Extracted data:
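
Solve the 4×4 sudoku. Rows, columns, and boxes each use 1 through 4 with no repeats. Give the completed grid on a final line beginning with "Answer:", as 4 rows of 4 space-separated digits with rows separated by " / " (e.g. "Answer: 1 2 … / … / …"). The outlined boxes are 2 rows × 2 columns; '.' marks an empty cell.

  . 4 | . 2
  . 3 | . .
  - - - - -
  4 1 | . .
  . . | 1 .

Step 1. [r4c1∈{2,3}] across col 1, 3 lands solely at r4c1, so r4c1=3.
Step 2. [r2c4∈{1,4}] 1 has one home in col 4: r2c4 ⇒ r2c4=1.
Step 3. [r1c3∈{3}] nothing but 3 survives at r1c3, so r1c3=3.
Step 4. [r4c2∈{2}] r4c2 is down to just 2. So r4c2=2.
Step 5. [r3c3∈{2}] nothing but 2 survives at r3c3 ⇒ r3c3=2.
Step 6. [r1c1∈{1}] only 1 remains possible at r1c1 ⇒ r1c1=1.
Step 7. [r2c3∈{4}] only 4 remains possible at r2c3. So r2c3=4.
Step 8. [r2c1∈{2}] only 2 remains possible at r2c1 ⇒ r2c1=2.
Step 9. [r3c4∈{3}] r3c4 has the single candidate 3. So r3c4=3.
Step 10. [r4c4∈{4}] nothing but 4 survives at r4c4, so r4c4=4.

Answer: 1 4 3 2 / 2 3 4 1 / 4 1 2 3 / 3 2 1 4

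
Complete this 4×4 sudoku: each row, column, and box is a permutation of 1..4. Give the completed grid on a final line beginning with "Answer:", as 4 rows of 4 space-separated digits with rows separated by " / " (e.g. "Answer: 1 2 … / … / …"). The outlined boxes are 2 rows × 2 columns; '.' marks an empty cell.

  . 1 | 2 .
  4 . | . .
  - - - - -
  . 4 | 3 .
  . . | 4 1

Step 1. [r1c1∈{3}] r1c1 is down to just 3, so r1c1=3.
Step 2. [r4c1∈{2}] r4c1 is down to just 2. So r4c1=2.
Step 3. [r2c3∈{1}] nothing but 1 survives at r2c3. So r2c3=1.
Step 4. [r3c1∈{1}] only 1 remains possible at r3c1 ⇒ r3c1=1.
Step 5. [r2c2∈{2}] only 2 remains possible at r2c2. So r2c2=2.
Step 6. [r1c4∈{4}] nothing but 4 survives at r1c4. So r1c4=4.
Step 7. [r2c4∈{3}] only 3 remains possible at r2c4. So r2c4=3.
Step 8. [r4c2∈{3}] only 3 remains possible at r4c2. So r4c2=3.
Step 9. [r3c4∈{2}] only 2 remains possible at r3c4 ⇒ r3c4=2.

Answer: 3 1 2 4 / 4 2 1 3 / 1 4 3 2 / 2 3 4 1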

Assignment:
Retype the material word for word. Add nothing to it.

Exercise result:
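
Solve the 4×4 sudoku. Rows, columns, and boxes each use 1 through 4 with no repeats. Give the completed grid on a final line beginning with "Answer:", as 4 rows of 4 space-separated digits with rows separated by " / " (e.g. "Answer: 1 2 … / … / …"). The outlined boxes are 2 rows × 2 columns; '.' marks an empty cell.

  . 4 | . 2
  . 3 | . .
  - - - - -
  4 1 | . .
  . . | 1 .

Step 1. [r4c1∈{2,3}] across col 1, 3 lands solely at r4c1, so r4c1=3.
Step 2. [r2c4∈{1,4}] 1 has one home in col 4: r2c4 ⇒ r2c4=1.
Step 3. [r1c3∈{3}] nothing but 3 survives at r1c3, so r1c3=3.
Step 4. [r4c2∈{2}] r4c2 is down to just 2. So r4c2=2.
Step 5. [r3c3∈{2}] nothing but 2 survives at r3c3 ⇒ r3c3=2.
Step 6. [r1c1∈{1}] only 1 remains possible at r1c1 ⇒ r1c1=1.
Step 7. [r2c3∈{4}] only 4 remains possible at r2c3. So r2c3=4.
Step 8. [r2c1∈{2}] only 2 remains possible at r2c1 ⇒ r2c1=2.
Step 9. [r3c4∈{3}] r3c4 has the single candidate 3. So r3c4=3.
Step 10. [r4c4∈{4}] nothing but 4 survives at r4c4, so r4c4=4.

Answer: 1 4 3 2 / 2 3 4 1 / 4 1 2 3 / 3 2 1 4

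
Complete this 4×4 sudoku: each row, column, and box is a permutation of 1..4. Give the completed grid on a final line beginning with "Answer:", as 4 rows of 4 space-separated digits with rows separated by " / " (e.g. "Answer: 1 2 … / … / …"). The outlined boxes are 2 rows × 2 columns; '.' marks an empty cell.

  . 1 | 2 .
  4 . | . .
  - - - - -
  . 4 | 3 .
  . . | 4 1

Step 1. [r1c1∈{3}] r1c1 is down to just 3, so r1c1=3.
Step 2. [r4c1∈{2}] r4c1 is down to just 2. So r4c1=2.
Step 3. [r2c3∈{1}] nothing but 1 survives at r2c3. So r2c3=1.
Step 4. [r3c1∈{1}] only 1 remains possible at r3c1 ⇒ r3c1=1.
Step 5. [r2c2∈{2}] only 2 remains possible at r2c2. So r2c2=2.
Step 6. [r1c4∈{4}] nothing but 4 survives at r1c4. So r1c4=4.
Step 7. [r2c4∈{3}] only 3 remains possible at r2c4. So r2c4=3.
Step 8. [r4c2∈{3}] only 3 remains possible at r4c2. So r4c2=3.
Step 9. [r3c4∈{2}] only 2 remains possible at r3c4 ⇒ r3c4=2.

Answer: 3 1 2 4 / 4 2 1 3 / 1 4 3 2 / 2 3 4 1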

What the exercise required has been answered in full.